[EXERCISE INSTRUCTIONS] In the data that follows, find each line containing "records" and copy it.

*** DATA FOR PROCESSING Section Begins ***

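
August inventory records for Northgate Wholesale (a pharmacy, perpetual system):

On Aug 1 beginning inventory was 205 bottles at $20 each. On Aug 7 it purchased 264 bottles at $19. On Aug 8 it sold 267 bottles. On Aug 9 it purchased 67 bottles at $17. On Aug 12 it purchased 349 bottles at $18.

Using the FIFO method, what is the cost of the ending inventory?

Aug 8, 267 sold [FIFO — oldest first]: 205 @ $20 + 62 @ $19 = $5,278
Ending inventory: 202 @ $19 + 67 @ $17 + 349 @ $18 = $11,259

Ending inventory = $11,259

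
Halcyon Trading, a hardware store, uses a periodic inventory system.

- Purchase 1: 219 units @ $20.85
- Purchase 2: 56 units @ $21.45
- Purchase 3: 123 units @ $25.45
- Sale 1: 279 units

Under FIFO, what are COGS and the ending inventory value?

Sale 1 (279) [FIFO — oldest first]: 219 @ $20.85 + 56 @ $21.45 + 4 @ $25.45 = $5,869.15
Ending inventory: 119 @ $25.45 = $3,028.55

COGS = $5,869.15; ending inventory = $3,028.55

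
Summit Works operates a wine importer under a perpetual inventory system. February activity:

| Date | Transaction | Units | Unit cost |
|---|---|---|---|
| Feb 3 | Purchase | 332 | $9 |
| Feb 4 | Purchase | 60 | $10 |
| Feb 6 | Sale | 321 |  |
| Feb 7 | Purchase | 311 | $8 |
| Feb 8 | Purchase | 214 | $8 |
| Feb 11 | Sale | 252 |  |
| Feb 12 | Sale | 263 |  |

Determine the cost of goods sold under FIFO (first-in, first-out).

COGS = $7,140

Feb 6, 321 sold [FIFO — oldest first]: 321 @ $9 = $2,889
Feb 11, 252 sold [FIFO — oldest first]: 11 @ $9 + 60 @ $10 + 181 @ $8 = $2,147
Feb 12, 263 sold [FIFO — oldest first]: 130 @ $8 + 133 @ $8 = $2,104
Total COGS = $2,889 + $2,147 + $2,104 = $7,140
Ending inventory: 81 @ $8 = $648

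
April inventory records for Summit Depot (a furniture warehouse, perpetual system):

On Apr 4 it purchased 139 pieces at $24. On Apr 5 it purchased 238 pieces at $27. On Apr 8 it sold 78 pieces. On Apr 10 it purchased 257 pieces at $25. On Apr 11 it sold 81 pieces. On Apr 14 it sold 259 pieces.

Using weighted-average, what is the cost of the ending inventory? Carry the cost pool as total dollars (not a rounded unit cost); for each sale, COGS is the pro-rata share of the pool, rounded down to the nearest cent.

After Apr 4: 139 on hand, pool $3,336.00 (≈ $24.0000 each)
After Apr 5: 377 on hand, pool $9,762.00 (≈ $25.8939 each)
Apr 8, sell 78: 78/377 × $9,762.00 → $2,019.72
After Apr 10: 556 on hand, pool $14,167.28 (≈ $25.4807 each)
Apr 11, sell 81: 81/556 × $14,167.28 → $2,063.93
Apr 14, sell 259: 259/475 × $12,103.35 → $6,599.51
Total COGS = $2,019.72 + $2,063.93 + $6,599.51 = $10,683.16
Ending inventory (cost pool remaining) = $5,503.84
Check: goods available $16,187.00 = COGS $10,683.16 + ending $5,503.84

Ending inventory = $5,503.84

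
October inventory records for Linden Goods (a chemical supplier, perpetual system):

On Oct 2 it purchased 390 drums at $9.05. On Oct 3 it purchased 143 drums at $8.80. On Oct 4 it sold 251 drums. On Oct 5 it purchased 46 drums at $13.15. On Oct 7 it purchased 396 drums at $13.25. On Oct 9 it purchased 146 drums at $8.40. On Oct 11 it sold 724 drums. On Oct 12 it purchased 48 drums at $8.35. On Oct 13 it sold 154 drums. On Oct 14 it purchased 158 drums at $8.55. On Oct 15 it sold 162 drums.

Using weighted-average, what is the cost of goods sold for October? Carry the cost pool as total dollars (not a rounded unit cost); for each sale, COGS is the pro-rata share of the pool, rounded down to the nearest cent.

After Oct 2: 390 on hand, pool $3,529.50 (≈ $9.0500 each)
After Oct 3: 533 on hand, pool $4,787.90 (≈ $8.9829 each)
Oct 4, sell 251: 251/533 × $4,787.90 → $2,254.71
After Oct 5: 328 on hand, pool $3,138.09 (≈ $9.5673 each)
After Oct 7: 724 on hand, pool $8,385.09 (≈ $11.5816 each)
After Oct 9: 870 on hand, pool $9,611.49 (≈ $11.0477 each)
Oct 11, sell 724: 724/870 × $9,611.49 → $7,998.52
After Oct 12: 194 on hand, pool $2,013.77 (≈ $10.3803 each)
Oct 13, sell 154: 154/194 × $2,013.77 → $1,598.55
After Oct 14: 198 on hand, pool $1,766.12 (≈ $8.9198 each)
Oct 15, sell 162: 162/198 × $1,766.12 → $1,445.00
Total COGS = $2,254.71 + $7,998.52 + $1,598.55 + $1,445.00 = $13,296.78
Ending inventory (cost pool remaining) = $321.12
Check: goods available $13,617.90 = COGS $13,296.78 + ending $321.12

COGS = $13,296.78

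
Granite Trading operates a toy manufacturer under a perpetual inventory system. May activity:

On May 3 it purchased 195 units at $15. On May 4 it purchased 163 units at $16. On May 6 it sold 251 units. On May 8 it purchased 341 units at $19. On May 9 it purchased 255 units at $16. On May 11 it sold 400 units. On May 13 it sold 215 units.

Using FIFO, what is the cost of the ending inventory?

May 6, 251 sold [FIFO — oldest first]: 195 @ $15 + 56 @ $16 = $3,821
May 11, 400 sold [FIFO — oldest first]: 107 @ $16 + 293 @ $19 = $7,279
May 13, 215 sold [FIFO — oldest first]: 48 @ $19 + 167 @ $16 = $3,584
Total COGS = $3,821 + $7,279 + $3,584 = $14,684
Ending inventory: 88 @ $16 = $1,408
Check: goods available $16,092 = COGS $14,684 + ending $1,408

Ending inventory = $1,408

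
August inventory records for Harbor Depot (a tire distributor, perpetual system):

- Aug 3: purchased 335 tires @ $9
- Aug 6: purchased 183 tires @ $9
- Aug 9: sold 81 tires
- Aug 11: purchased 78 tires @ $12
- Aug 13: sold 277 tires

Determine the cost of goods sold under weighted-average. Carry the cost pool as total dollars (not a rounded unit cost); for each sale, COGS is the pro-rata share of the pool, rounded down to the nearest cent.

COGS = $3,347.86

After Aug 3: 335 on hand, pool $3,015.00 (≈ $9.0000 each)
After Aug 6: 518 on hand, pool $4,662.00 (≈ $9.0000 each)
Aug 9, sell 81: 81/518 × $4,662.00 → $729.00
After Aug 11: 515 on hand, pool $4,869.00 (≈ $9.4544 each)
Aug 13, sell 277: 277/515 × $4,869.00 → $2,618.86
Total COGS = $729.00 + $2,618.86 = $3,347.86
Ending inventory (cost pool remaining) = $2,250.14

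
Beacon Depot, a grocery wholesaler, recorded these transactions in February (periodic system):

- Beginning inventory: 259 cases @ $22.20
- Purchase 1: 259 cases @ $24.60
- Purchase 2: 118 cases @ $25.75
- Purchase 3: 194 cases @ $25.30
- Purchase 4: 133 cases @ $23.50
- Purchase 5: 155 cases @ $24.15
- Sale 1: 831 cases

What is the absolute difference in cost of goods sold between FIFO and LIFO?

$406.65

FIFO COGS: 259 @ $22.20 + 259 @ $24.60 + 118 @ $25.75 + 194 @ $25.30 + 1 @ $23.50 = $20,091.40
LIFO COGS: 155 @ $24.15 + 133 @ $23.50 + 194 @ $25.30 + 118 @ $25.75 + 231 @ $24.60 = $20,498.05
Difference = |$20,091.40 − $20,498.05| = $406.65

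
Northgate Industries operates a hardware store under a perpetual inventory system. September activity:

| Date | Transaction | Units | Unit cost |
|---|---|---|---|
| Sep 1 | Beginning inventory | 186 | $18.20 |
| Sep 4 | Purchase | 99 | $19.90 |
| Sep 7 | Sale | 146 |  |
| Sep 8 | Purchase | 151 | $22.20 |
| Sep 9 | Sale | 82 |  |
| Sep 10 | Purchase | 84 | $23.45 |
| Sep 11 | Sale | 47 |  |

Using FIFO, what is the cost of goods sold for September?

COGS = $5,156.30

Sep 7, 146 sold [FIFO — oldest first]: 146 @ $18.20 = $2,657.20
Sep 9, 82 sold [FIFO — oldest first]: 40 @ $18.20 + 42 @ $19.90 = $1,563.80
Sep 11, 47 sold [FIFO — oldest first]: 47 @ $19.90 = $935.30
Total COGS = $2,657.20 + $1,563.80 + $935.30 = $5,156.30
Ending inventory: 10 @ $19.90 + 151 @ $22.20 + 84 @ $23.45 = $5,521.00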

*** DATA FOR PROCESSING Section Ends ***

[RESPONSE TO THIS TASK]
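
August inventory records for Northgate Wholesale (a pharmacy, perpetual system):
April inventory records for Summit Depot (a furniture warehouse, perpetual system):
October inventory records for Linden Goods (a chemical supplier, perpetual system):
August inventory records for Harbor Depot (a tire distributor, perpetual system):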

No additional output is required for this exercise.